Word for word, restate the line containing "For the modulus n = 107, find" and all the lines that come after it in the entries below. Include nothing from before it.

+===+

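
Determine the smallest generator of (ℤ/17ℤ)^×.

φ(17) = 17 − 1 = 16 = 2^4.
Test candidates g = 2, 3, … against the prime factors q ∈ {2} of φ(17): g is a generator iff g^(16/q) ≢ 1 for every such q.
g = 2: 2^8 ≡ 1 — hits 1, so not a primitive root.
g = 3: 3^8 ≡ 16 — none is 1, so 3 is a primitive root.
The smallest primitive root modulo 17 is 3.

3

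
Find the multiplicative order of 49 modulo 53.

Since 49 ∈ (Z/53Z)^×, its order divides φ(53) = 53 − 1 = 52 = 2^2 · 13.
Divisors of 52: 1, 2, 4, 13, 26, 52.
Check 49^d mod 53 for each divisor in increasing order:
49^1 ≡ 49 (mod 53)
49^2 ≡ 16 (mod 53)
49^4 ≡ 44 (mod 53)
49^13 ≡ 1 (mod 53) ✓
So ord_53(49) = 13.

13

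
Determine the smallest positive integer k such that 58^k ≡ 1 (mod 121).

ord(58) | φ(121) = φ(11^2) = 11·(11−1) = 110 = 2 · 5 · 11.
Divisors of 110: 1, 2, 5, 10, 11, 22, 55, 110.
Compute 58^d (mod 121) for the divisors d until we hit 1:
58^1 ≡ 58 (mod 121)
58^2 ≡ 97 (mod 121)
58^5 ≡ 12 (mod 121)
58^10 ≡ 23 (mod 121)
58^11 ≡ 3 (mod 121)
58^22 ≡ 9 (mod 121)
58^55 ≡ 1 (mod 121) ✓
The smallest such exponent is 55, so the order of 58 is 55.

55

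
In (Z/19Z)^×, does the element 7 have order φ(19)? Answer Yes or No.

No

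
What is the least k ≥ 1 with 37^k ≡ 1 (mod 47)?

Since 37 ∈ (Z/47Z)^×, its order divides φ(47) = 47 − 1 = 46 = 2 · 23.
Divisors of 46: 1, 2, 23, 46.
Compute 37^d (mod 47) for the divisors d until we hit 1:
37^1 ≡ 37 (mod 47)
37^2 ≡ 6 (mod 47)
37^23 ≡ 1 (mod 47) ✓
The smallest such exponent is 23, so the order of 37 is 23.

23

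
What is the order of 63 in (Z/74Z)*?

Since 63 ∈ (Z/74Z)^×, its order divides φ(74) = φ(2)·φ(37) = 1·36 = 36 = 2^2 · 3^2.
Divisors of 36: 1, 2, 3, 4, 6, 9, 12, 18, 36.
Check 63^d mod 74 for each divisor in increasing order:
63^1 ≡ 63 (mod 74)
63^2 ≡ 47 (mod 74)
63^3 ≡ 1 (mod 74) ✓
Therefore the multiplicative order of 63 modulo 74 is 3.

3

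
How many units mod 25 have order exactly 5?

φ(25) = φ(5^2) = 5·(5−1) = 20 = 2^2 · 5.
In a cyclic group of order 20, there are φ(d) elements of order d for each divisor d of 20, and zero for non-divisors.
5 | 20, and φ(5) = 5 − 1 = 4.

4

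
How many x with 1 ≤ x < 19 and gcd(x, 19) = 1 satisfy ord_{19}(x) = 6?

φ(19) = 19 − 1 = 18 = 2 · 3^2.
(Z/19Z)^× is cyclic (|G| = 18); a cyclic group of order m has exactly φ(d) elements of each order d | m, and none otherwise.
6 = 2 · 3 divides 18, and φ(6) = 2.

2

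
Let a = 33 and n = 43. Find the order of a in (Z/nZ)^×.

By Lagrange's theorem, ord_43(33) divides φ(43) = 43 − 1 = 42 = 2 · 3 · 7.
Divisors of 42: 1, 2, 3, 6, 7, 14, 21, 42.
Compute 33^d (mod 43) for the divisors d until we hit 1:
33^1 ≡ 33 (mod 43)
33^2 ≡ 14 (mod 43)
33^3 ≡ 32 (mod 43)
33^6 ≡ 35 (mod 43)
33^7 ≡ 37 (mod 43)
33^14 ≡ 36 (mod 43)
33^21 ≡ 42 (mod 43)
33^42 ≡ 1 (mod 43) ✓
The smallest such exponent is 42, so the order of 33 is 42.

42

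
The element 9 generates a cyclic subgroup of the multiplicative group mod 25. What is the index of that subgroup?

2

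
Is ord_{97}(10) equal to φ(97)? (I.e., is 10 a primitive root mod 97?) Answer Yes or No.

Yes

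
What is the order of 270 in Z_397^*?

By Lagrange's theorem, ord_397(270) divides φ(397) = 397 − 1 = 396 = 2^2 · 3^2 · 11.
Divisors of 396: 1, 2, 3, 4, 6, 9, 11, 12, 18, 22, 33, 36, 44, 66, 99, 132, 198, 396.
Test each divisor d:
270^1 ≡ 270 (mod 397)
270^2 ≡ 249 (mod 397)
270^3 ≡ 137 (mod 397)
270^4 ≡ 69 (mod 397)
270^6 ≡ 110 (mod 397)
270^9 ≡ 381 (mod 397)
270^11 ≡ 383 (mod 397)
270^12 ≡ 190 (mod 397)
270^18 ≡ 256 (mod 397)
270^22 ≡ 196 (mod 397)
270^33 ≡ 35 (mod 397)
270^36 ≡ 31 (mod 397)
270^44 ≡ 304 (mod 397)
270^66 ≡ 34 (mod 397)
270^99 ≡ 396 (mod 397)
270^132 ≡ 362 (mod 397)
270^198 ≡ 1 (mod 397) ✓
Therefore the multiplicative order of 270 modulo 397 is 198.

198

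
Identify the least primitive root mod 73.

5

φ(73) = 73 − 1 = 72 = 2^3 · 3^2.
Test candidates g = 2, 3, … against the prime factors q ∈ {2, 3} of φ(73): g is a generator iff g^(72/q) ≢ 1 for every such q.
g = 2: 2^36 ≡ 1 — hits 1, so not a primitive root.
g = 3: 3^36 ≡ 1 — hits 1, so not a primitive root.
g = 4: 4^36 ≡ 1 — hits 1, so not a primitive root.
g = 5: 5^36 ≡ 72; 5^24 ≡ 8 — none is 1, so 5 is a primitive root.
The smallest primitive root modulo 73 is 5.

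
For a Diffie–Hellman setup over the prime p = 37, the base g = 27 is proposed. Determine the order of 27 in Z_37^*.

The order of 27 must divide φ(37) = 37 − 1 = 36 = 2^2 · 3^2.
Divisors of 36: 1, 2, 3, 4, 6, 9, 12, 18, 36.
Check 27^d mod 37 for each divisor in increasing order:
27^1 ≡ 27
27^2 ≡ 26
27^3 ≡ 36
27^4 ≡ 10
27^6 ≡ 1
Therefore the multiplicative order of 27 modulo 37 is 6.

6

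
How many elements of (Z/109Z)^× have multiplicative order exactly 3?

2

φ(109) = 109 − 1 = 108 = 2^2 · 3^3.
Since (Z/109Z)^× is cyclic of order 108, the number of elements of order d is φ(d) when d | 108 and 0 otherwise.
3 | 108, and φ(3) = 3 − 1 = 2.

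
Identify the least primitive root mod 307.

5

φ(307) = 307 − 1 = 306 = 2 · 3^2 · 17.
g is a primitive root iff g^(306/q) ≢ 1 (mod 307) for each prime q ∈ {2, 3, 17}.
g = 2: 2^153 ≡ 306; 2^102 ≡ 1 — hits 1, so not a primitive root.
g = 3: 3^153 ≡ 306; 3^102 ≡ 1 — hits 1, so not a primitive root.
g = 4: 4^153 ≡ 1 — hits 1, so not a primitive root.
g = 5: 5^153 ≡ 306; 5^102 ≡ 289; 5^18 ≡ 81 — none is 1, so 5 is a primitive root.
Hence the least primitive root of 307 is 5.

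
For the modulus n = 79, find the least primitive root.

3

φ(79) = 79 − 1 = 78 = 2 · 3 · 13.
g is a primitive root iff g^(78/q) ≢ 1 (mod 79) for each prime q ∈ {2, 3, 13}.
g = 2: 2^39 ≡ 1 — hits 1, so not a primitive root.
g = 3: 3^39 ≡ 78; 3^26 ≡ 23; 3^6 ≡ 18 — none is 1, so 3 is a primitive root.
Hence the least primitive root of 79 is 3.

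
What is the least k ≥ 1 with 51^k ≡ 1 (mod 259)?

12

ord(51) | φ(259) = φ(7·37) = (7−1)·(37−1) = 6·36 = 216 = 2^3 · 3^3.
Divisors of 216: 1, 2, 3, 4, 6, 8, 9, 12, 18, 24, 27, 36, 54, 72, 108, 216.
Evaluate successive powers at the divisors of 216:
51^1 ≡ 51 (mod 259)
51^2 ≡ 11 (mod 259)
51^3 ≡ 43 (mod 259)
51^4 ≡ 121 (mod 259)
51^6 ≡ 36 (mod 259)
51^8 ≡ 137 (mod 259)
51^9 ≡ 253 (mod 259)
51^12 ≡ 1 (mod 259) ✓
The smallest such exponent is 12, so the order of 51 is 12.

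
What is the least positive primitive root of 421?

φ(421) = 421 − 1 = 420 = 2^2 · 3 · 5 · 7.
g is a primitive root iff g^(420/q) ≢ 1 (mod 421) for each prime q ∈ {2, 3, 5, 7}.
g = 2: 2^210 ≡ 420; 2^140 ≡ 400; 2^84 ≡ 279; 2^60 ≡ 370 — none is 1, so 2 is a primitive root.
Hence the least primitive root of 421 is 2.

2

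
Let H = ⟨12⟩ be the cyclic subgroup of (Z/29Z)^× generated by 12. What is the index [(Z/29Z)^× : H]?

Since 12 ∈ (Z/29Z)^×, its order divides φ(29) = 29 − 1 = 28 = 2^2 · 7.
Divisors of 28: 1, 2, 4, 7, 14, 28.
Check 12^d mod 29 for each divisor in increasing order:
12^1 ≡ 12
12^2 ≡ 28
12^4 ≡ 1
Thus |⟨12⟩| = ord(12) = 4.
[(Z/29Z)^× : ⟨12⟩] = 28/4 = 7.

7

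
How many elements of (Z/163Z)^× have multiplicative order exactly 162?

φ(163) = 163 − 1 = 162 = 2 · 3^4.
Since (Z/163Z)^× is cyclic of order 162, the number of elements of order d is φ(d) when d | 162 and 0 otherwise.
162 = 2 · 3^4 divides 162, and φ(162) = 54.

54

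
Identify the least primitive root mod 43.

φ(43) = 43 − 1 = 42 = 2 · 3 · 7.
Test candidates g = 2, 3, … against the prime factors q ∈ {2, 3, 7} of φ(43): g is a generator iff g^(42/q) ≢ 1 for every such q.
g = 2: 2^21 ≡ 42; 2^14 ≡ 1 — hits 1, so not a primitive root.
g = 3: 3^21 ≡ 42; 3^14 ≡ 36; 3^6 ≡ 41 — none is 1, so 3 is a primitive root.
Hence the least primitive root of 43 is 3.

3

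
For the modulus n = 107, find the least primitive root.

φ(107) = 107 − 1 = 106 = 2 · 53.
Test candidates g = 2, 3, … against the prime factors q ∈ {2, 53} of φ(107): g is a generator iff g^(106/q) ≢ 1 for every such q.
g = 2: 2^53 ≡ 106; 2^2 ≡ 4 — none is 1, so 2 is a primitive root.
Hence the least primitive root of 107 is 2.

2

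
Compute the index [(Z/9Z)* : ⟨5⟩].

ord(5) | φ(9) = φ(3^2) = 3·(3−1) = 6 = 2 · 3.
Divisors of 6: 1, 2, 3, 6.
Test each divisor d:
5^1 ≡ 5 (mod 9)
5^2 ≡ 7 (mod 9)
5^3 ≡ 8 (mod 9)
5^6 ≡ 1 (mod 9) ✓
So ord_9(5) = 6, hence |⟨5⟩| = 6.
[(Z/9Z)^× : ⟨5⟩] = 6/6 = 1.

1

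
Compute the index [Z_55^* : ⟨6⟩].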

+===+

§ **Result of the exercise**:
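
For the modulus n = 107, find the least primitive root.

φ(107) = 107 − 1 = 106 = 2 · 53.
Test candidates g = 2, 3, … against the prime factors q ∈ {2, 53} of φ(107): g is a generator iff g^(106/q) ≢ 1 for every such q.
g = 2: 2^53 ≡ 106; 2^2 ≡ 4 — none is 1, so 2 is a primitive root.
Hence the least primitive root of 107 is 2.

2

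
Compute the index [(Z/9Z)* : ⟨5⟩].

ord(5) | φ(9) = φ(3^2) = 3·(3−1) = 6 = 2 · 3.
Divisors of 6: 1, 2, 3, 6.
Test each divisor d:
5^1 ≡ 5 (mod 9)
5^2 ≡ 7 (mod 9)
5^3 ≡ 8 (mod 9)
5^6 ≡ 1 (mod 9) ✓
So ord_9(5) = 6, hence |⟨5⟩| = 6.
[(Z/9Z)^× : ⟨5⟩] = 6/6 = 1.

1

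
Compute the index [Z_55^* : ⟨6⟩].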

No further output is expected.